-- Opening Marker --

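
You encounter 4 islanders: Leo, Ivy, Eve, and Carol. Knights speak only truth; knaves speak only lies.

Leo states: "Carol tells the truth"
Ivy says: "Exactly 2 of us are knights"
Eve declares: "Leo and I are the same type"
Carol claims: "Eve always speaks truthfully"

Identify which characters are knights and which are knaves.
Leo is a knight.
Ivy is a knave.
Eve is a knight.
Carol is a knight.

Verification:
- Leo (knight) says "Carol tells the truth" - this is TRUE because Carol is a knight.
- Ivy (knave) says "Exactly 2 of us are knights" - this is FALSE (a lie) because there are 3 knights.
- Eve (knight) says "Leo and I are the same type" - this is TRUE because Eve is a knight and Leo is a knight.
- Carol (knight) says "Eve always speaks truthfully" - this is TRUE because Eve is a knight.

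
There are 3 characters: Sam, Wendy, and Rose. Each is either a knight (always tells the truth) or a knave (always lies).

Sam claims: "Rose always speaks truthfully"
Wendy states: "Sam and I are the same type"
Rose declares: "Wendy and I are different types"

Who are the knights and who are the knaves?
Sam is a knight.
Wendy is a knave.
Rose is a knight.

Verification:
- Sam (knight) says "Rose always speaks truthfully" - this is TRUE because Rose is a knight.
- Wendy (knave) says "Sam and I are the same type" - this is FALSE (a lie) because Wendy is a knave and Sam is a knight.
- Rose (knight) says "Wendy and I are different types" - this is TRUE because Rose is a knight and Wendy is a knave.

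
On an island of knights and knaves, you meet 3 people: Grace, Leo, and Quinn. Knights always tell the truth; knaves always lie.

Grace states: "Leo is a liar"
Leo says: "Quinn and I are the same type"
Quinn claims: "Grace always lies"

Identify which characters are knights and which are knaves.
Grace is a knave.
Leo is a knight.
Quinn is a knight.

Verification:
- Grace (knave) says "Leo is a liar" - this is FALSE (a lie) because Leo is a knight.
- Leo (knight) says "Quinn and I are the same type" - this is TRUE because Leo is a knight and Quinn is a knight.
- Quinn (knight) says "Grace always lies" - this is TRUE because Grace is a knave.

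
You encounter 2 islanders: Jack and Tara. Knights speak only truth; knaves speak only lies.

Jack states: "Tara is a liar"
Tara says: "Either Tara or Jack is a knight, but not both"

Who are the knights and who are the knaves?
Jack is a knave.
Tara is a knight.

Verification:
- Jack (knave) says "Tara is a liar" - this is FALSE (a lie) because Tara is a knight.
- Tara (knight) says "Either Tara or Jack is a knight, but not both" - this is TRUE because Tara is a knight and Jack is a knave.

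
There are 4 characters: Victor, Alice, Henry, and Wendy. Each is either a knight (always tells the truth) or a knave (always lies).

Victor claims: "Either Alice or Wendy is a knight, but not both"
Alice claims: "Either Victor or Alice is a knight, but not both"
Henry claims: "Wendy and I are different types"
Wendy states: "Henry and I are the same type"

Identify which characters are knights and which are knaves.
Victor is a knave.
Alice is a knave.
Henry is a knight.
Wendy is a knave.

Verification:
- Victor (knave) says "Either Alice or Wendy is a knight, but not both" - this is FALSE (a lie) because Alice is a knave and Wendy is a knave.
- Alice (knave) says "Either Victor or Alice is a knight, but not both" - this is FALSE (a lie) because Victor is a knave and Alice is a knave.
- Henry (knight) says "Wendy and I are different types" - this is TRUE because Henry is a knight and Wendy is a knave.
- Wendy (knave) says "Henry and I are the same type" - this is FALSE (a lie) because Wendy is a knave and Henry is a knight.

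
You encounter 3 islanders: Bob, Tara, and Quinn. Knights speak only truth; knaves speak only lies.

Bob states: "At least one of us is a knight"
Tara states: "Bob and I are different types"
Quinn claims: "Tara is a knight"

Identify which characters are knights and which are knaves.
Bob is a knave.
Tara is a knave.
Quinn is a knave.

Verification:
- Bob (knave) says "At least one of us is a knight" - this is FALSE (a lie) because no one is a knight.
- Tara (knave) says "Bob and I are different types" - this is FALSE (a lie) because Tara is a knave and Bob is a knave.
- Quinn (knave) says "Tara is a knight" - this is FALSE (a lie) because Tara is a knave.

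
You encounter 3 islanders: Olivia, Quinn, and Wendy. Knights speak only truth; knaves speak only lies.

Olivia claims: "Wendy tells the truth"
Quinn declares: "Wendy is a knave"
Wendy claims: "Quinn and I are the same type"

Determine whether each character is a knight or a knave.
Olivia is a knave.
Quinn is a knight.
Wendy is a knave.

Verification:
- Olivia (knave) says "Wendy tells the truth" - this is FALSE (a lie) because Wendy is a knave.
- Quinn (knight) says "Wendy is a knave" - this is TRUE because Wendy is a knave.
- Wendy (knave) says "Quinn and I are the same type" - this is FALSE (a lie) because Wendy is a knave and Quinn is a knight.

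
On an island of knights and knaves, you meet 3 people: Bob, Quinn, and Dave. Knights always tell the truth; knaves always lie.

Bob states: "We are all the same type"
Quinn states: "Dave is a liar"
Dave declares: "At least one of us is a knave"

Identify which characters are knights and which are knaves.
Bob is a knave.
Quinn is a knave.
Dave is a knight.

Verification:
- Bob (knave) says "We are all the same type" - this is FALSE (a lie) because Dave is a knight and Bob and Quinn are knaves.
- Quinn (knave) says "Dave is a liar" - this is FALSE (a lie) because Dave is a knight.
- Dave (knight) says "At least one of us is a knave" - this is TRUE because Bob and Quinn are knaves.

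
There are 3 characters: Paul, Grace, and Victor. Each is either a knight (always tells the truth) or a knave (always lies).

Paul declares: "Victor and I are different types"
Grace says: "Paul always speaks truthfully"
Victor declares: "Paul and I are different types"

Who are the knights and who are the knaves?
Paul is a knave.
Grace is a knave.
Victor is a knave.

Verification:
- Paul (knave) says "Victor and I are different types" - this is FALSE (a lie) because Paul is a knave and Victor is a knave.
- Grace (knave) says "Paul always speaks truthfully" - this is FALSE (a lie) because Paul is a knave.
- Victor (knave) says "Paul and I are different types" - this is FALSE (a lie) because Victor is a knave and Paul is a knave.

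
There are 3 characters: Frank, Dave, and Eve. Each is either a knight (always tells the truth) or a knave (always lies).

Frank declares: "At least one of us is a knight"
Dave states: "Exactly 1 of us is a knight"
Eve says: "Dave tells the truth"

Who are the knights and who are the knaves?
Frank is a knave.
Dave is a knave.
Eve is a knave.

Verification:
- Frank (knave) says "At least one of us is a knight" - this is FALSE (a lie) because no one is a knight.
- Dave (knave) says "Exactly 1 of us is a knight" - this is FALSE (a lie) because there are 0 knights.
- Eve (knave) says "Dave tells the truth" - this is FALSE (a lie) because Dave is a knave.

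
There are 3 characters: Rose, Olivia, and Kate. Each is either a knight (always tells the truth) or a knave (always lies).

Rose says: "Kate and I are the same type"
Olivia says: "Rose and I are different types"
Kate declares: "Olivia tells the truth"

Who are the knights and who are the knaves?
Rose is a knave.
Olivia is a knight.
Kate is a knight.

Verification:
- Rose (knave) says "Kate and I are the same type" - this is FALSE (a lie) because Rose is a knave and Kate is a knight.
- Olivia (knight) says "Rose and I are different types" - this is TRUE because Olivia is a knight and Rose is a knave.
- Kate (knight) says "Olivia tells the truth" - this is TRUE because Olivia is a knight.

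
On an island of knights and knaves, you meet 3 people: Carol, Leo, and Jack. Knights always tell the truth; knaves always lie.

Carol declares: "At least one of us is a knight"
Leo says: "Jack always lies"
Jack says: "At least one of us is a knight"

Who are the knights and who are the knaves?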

-- Closing Marker --

**Problem details**
Your task is to reproduce all the material exactly as it stands.

**The answer**
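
You encounter 4 islanders: Leo, Ivy, Eve, and Carol. Knights speak only truth; knaves speak only lies.

Leo states: "Carol tells the truth"
Ivy says: "Exactly 2 of us are knights"
Eve declares: "Leo and I are the same type"
Carol claims: "Eve always speaks truthfully"

Identify which characters are knights and which are knaves.
Leo is a knight.
Ivy is a knave.
Eve is a knight.
Carol is a knight.

Verification:
- Leo (knight) says "Carol tells the truth" - this is TRUE because Carol is a knight.
- Ivy (knave) says "Exactly 2 of us are knights" - this is FALSE (a lie) because there are 3 knights.
- Eve (knight) says "Leo and I are the same type" - this is TRUE because Eve is a knight and Leo is a knight.
- Carol (knight) says "Eve always speaks truthfully" - this is TRUE because Eve is a knight.

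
There are 3 characters: Sam, Wendy, and Rose. Each is either a knight (always tells the truth) or a knave (always lies).

Sam claims: "Rose always speaks truthfully"
Wendy states: "Sam and I are the same type"
Rose declares: "Wendy and I are different types"

Who are the knights and who are the knaves?
Sam is a knight.
Wendy is a knave.
Rose is a knight.

Verification:
- Sam (knight) says "Rose always speaks truthfully" - this is TRUE because Rose is a knight.
- Wendy (knave) says "Sam and I are the same type" - this is FALSE (a lie) because Wendy is a knave and Sam is a knight.
- Rose (knight) says "Wendy and I are different types" - this is TRUE because Rose is a knight and Wendy is a knave.

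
On an island of knights and knaves, you meet 3 people: Grace, Leo, and Quinn. Knights always tell the truth; knaves always lie.

Grace states: "Leo is a liar"
Leo says: "Quinn and I are the same type"
Quinn claims: "Grace always lies"

Identify which characters are knights and which are knaves.
Grace is a knave.
Leo is a knight.
Quinn is a knight.

Verification:
- Grace (knave) says "Leo is a liar" - this is FALSE (a lie) because Leo is a knight.
- Leo (knight) says "Quinn and I are the same type" - this is TRUE because Leo is a knight and Quinn is a knight.
- Quinn (knight) says "Grace always lies" - this is TRUE because Grace is a knave.

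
You encounter 2 islanders: Jack and Tara. Knights speak only truth; knaves speak only lies.

Jack states: "Tara is a liar"
Tara says: "Either Tara or Jack is a knight, but not both"

Who are the knights and who are the knaves?
Jack is a knave.
Tara is a knight.

Verification:
- Jack (knave) says "Tara is a liar" - this is FALSE (a lie) because Tara is a knight.
- Tara (knight) says "Either Tara or Jack is a knight, but not both" - this is TRUE because Tara is a knight and Jack is a knave.

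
There are 4 characters: Victor, Alice, Henry, and Wendy. Each is either a knight (always tells the truth) or a knave (always lies).

Victor claims: "Either Alice or Wendy is a knight, but not both"
Alice claims: "Either Victor or Alice is a knight, but not both"
Henry claims: "Wendy and I are different types"
Wendy states: "Henry and I are the same type"

Identify which characters are knights and which are knaves.
Victor is a knave.
Alice is a knave.
Henry is a knight.
Wendy is a knave.

Verification:
- Victor (knave) says "Either Alice or Wendy is a knight, but not both" - this is FALSE (a lie) because Alice is a knave and Wendy is a knave.
- Alice (knave) says "Either Victor or Alice is a knight, but not both" - this is FALSE (a lie) because Victor is a knave and Alice is a knave.
- Henry (knight) says "Wendy and I are different types" - this is TRUE because Henry is a knight and Wendy is a knave.
- Wendy (knave) says "Henry and I are the same type" - this is FALSE (a lie) because Wendy is a knave and Henry is a knight.

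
You encounter 3 islanders: Bob, Tara, and Quinn. Knights speak only truth; knaves speak only lies.

Bob states: "At least one of us is a knight"
Tara states: "Bob and I are different types"
Quinn claims: "Tara is a knight"

Identify which characters are knights and which are knaves.
Bob is a knave.
Tara is a knave.
Quinn is a knave.

Verification:
- Bob (knave) says "At least one of us is a knight" - this is FALSE (a lie) because no one is a knight.
- Tara (knave) says "Bob and I are different types" - this is FALSE (a lie) because Tara is a knave and Bob is a knave.
- Quinn (knave) says "Tara is a knight" - this is FALSE (a lie) because Tara is a knave.

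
You encounter 3 islanders: Olivia, Quinn, and Wendy. Knights speak only truth; knaves speak only lies.

Olivia claims: "Wendy tells the truth"
Quinn declares: "Wendy is a knave"
Wendy claims: "Quinn and I are the same type"

Determine whether each character is a knight or a knave.
Olivia is a knave.
Quinn is a knight.
Wendy is a knave.

Verification:
- Olivia (knave) says "Wendy tells the truth" - this is FALSE (a lie) because Wendy is a knave.
- Quinn (knight) says "Wendy is a knave" - this is TRUE because Wendy is a knave.
- Wendy (knave) says "Quinn and I are the same type" - this is FALSE (a lie) because Wendy is a knave and Quinn is a knight.

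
On an island of knights and knaves, you meet 3 people: Bob, Quinn, and Dave. Knights always tell the truth; knaves always lie.

Bob states: "We are all the same type"
Quinn states: "Dave is a liar"
Dave declares: "At least one of us is a knave"

Identify which characters are knights and which are knaves.
Bob is a knave.
Quinn is a knave.
Dave is a knight.

Verification:
- Bob (knave) says "We are all the same type" - this is FALSE (a lie) because Dave is a knight and Bob and Quinn are knaves.
- Quinn (knave) says "Dave is a liar" - this is FALSE (a lie) because Dave is a knight.
- Dave (knight) says "At least one of us is a knave" - this is TRUE because Bob and Quinn are knaves.

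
There are 3 characters: Paul, Grace, and Victor. Each is either a knight (always tells the truth) or a knave (always lies).

Paul declares: "Victor and I are different types"
Grace says: "Paul always speaks truthfully"
Victor declares: "Paul and I are different types"

Who are the knights and who are the knaves?
Paul is a knave.
Grace is a knave.
Victor is a knave.

Verification:
- Paul (knave) says "Victor and I are different types" - this is FALSE (a lie) because Paul is a knave and Victor is a knave.
- Grace (knave) says "Paul always speaks truthfully" - this is FALSE (a lie) because Paul is a knave.
- Victor (knave) says "Paul and I are different types" - this is FALSE (a lie) because Victor is a knave and Paul is a knave.

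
There are 3 characters: Frank, Dave, and Eve. Each is either a knight (always tells the truth) or a knave (always lies).

Frank declares: "At least one of us is a knight"
Dave states: "Exactly 1 of us is a knight"
Eve says: "Dave tells the truth"

Who are the knights and who are the knaves?
Frank is a knave.
Dave is a knave.
Eve is a knave.

Verification:
- Frank (knave) says "At least one of us is a knight" - this is FALSE (a lie) because no one is a knight.
- Dave (knave) says "Exactly 1 of us is a knight" - this is FALSE (a lie) because there are 0 knights.
- Eve (knave) says "Dave tells the truth" - this is FALSE (a lie) because Dave is a knave.

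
There are 3 characters: Rose, Olivia, and Kate. Each is either a knight (always tells the truth) or a knave (always lies).

Rose says: "Kate and I are the same type"
Olivia says: "Rose and I are different types"
Kate declares: "Olivia tells the truth"

Who are the knights and who are the knaves?
Rose is a knave.
Olivia is a knight.
Kate is a knight.

Verification:
- Rose (knave) says "Kate and I are the same type" - this is FALSE (a lie) because Rose is a knave and Kate is a knight.
- Olivia (knight) says "Rose and I are different types" - this is TRUE because Olivia is a knight and Rose is a knave.
- Kate (knight) says "Olivia tells the truth" - this is TRUE because Olivia is a knight.

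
On an island of knights and knaves, you meet 3 people: Carol, Leo, and Jack. Knights always tell the truth; knaves always lie.

Carol declares: "At least one of us is a knight"
Leo says: "Jack always lies"
Jack says: "At least one of us is a knight"

Who are the knights and who are the knaves?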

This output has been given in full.